[Collected data entries]
------------------------------

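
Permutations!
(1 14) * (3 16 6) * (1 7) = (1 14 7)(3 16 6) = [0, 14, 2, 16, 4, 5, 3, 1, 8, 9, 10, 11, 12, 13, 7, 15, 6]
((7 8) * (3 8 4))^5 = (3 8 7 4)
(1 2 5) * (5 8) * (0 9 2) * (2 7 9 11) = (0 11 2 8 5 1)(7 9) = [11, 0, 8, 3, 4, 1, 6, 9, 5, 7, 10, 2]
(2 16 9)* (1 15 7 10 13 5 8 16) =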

------------------------------

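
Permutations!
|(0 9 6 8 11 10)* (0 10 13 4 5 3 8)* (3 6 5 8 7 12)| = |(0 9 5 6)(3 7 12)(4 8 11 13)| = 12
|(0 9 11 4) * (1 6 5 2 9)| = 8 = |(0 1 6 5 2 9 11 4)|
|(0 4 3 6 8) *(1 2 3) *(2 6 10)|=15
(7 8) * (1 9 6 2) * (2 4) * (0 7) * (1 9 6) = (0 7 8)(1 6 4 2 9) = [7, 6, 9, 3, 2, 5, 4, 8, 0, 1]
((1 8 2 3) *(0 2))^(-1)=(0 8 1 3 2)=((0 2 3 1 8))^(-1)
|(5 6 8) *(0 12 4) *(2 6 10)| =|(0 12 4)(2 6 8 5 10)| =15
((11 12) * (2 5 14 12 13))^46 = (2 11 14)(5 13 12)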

------------------------------

Your objective
Given the records above, return exactly the lines starting at the line containing "(7 8) * (1 9 6" and ending at the line containing "((11 12) * (2", including both.

The completed task
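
(7 8) * (1 9 6 2) * (2 4) * (0 7) * (1 9 6) = (0 7 8)(1 6 4 2 9) = [7, 6, 9, 3, 2, 5, 4, 8, 0, 1]
((1 8 2 3) *(0 2))^(-1)=(0 8 1 3 2)=((0 2 3 1 8))^(-1)
|(5 6 8) *(0 12 4) *(2 6 10)| =|(0 12 4)(2 6 8 5 10)| =15
((11 12) * (2 5 14 12 13))^46 = (2 11 14)(5 13 12)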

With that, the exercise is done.